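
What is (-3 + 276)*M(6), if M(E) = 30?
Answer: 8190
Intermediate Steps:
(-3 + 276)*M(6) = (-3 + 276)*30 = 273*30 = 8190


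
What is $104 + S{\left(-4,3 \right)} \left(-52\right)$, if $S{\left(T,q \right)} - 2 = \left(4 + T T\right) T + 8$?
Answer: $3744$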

* * *

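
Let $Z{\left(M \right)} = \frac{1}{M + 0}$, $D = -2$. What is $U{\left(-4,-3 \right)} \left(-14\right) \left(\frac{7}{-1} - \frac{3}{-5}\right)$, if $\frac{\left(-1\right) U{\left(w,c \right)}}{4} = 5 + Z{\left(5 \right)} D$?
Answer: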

What you have to do:
Exact duplication is required for the lines above, from the line that contains "What is (-3 + 276)*M(6), if M(E) = 30?" to the line that contains "Answer: $3744$", inclusive; omit all others.

Task answer:
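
What is (-3 + 276)*M(6), if M(E) = 30?
Answer: 8190
Intermediate Steps:
(-3 + 276)*M(6) = (-3 + 276)*30 = 273*30 = 8190


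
What is $104 + S{\left(-4,3 \right)} \left(-52\right)$, if $S{\left(T,q \right)} - 2 = \left(4 + T T\right) T + 8$?
Answer: $3744$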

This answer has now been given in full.